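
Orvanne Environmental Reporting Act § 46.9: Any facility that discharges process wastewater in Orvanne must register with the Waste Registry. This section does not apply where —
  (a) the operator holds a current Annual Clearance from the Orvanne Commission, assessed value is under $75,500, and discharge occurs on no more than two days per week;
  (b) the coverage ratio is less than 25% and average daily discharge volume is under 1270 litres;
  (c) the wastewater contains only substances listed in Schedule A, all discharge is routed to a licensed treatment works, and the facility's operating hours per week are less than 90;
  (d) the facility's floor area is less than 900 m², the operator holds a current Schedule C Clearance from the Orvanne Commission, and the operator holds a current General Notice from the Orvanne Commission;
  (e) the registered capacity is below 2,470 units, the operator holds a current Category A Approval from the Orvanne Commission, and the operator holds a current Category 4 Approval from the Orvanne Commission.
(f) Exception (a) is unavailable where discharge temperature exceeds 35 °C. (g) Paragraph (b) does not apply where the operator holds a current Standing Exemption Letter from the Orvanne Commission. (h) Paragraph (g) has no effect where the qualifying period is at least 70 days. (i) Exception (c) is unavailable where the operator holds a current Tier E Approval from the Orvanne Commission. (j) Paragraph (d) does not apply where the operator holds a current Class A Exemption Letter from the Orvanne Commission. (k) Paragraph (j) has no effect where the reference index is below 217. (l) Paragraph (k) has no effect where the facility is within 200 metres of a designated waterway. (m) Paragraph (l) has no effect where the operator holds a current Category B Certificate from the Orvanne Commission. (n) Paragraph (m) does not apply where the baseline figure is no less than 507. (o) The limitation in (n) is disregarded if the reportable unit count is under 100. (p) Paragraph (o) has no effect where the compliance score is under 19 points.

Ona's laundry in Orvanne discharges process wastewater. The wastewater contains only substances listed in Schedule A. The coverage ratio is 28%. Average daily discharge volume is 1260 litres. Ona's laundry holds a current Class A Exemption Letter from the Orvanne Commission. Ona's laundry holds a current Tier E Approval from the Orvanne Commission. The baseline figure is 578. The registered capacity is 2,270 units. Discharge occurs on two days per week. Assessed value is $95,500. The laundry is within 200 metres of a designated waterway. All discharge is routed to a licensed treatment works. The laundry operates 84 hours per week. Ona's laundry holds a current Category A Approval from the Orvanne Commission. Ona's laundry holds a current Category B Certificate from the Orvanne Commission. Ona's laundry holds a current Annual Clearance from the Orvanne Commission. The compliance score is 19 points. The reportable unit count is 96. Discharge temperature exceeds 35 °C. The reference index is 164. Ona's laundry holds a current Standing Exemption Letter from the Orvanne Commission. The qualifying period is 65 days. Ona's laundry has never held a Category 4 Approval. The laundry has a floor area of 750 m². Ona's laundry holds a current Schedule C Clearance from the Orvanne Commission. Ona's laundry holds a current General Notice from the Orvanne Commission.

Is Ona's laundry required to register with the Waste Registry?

No — exception (d) applies; Ona's laundry is not required to register with the Waste Registry.

Exception (a) fails — assessed value is $95,500, not under $75,500.
Exception (b) fails — the coverage ratio is 28%, not less than 25%.
Exception (c) is satisfied on its face — the wastewater is Schedule-A-only; discharge is routed to a licensed treatment works; the facility's operating hours per week are 84, less than the 90 limit. However, paragraph (i) must be considered: (i) is triggered — a current Tier E Approval is held. So (c) is unavailable.
Exception (d): the facility's floor area is 750 m², less than the 900 m² limit; a current Schedule C Clearance is held; a current General Notice is held — every condition holds. Under paragraphs (j)–(p): (j) would limit (d) — a current Class A Exemption Letter is held — but (k) sets (j) aside: (k) operates against (j): the reference index is 164, below the 217 limit. (l) would limit (k) — the laundry is within 200 m of a designated waterway — but (m) sets (l) aside: (m) applies — a current Category B Certificate is held. (n) is triggered (the baseline figure is 578, meeting the 507 threshold), but is overridden by (o): (o) is engaged — the reportable unit count is 96, under the 100 limit. (p), which would lift (o), is inapplicable — the compliance score is 19 points, not under 19 points. (d) remains available.
Exception (e) does not apply: no current Category 4 Approval is held.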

_____

> Activity:
Repeat all of the records, letter for letter.

> Your response:
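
Orvanne Environmental Reporting Act § 46.9: Any facility that discharges process wastewater in Orvanne must register with the Waste Registry. This section does not apply where —
  (a) the operator holds a current Annual Clearance from the Orvanne Commission, assessed value is under $75,500, and discharge occurs on no more than two days per week;
  (b) the coverage ratio is less than 25% and average daily discharge volume is under 1270 litres;
  (c) the wastewater contains only substances listed in Schedule A, all discharge is routed to a licensed treatment works, and the facility's operating hours per week are less than 90;
  (d) the facility's floor area is less than 900 m², the operator holds a current Schedule C Clearance from the Orvanne Commission, and the operator holds a current General Notice from the Orvanne Commission;
  (e) the registered capacity is below 2,470 units, the operator holds a current Category A Approval from the Orvanne Commission, and the operator holds a current Category 4 Approval from the Orvanne Commission.
(f) Exception (a) is unavailable where discharge temperature exceeds 35 °C. (g) Paragraph (b) does not apply where the operator holds a current Standing Exemption Letter from the Orvanne Commission. (h) Paragraph (g) has no effect where the qualifying period is at least 70 days. (i) Exception (c) is unavailable where the operator holds a current Tier E Approval from the Orvanne Commission. (j) Paragraph (d) does not apply where the operator holds a current Class A Exemption Letter from the Orvanne Commission. (k) Paragraph (j) has no effect where the reference index is below 217. (l) Paragraph (k) has no effect where the facility is within 200 metres of a designated waterway. (m) Paragraph (l) has no effect where the operator holds a current Category B Certificate from the Orvanne Commission. (n) Paragraph (m) does not apply where the baseline figure is no less than 507. (o) The limitation in (n) is disregarded if the reportable unit count is under 100. (p) Paragraph (o) has no effect where the compliance score is under 19 points.

Ona's laundry in Orvanne discharges process wastewater. The wastewater contains only substances listed in Schedule A. The coverage ratio is 28%. Average daily discharge volume is 1260 litres. Ona's laundry holds a current Class A Exemption Letter from the Orvanne Commission. Ona's laundry holds a current Tier E Approval from the Orvanne Commission. The baseline figure is 578. The registered capacity is 2,270 units. Discharge occurs on two days per week. Assessed value is $95,500. The laundry is within 200 metres of a designated waterway. All discharge is routed to a licensed treatment works. The laundry operates 84 hours per week. Ona's laundry holds a current Category A Approval from the Orvanne Commission. Ona's laundry holds a current Category B Certificate from the Orvanne Commission. Ona's laundry holds a current Annual Clearance from the Orvanne Commission. The compliance score is 19 points. The reportable unit count is 96. Discharge temperature exceeds 35 °C. The reference index is 164. Ona's laundry holds a current Standing Exemption Letter from the Orvanne Commission. The qualifying period is 65 days. Ona's laundry has never held a Category 4 Approval. The laundry has a floor area of 750 m². Ona's laundry holds a current Schedule C Clearance from the Orvanne Commission. Ona's laundry holds a current General Notice from the Orvanne Commission.

Is Ona's laundry required to register with the Waste Registry?

No — exception (d) applies; Ona's laundry is not required to register with the Waste Registry.

Exception (a) fails — assessed value is $95,500, not under $75,500.
Exception (b) fails — the coverage ratio is 28%, not less than 25%.
Exception (c) is satisfied on its face — the wastewater is Schedule-A-only; discharge is routed to a licensed treatment works; the facility's operating hours per week are 84, less than the 90 limit. However, paragraph (i) must be considered: (i) is triggered — a current Tier E Approval is held. So (c) is unavailable.
Exception (d): the facility's floor area is 750 m², less than the 900 m² limit; a current Schedule C Clearance is held; a current General Notice is held — every condition holds. Under paragraphs (j)–(p): (j) would limit (d) — a current Class A Exemption Letter is held — but (k) sets (j) aside: (k) operates against (j): the reference index is 164, below the 217 limit. (l) would limit (k) — the laundry is within 200 m of a designated waterway — but (m) sets (l) aside: (m) applies — a current Category B Certificate is held. (n) is triggered (the baseline figure is 578, meeting the 507 threshold), but is overridden by (o): (o) is engaged — the reportable unit count is 96, under the 100 limit. (p), which would lift (o), is inapplicable — the compliance score is 19 points, not under 19 points. (d) remains available.
Exception (e) does not apply: no current Category 4 Approval is held.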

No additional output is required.